YOUR OBJECTIVE =>
Among the following entries, count the lines that contain "with" and report only the result.
-------- INPUT DATA --------
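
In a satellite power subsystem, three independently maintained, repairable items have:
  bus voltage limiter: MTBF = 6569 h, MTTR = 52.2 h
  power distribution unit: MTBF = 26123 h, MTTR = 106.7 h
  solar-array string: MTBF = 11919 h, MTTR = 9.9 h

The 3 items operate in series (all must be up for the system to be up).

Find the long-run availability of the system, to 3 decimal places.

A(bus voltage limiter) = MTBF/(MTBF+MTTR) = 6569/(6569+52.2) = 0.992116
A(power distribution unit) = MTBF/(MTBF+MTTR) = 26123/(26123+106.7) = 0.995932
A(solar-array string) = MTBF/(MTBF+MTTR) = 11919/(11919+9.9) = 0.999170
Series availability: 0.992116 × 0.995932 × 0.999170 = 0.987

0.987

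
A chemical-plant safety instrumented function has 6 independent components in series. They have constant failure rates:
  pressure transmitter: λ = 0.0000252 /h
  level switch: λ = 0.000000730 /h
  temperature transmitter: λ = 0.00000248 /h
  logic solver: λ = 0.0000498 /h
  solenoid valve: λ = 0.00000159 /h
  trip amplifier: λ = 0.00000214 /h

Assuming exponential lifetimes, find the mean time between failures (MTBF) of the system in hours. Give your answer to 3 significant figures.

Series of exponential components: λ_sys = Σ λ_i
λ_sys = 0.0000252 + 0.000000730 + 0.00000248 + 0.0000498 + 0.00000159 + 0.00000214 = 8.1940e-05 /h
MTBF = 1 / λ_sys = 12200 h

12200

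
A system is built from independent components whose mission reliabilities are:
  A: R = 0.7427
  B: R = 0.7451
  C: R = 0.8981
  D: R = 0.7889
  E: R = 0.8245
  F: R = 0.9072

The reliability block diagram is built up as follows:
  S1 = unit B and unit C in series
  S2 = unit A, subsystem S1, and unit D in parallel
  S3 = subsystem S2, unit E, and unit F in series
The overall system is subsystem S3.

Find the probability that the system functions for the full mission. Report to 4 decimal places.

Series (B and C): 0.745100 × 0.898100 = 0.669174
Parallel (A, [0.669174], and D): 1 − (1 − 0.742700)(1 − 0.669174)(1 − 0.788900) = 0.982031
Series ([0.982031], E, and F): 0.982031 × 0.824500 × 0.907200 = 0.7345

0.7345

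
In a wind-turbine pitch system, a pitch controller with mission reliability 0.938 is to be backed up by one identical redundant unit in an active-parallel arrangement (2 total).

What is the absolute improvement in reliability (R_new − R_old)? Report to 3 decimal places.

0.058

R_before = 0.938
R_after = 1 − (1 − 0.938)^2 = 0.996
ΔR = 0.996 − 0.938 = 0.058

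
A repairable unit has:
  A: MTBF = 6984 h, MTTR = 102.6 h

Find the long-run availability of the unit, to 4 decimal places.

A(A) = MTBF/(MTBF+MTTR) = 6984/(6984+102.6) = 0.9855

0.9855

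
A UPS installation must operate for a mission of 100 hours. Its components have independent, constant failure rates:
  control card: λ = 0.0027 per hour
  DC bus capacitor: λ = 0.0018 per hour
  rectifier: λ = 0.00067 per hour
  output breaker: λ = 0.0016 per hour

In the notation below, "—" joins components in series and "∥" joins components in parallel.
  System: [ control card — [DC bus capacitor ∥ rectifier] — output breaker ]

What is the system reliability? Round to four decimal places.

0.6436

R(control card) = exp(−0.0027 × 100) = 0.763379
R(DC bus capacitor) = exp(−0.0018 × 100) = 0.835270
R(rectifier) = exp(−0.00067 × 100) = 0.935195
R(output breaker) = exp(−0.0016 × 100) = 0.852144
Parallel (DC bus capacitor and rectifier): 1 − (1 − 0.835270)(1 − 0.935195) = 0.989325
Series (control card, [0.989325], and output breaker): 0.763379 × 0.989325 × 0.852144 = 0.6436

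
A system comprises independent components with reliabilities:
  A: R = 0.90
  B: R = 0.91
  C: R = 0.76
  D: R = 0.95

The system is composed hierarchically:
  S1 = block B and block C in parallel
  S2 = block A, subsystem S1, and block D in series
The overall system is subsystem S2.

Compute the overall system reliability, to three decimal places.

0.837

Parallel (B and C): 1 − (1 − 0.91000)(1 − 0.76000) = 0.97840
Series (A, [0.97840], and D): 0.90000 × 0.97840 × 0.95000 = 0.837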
--------
OUTPUT =>
2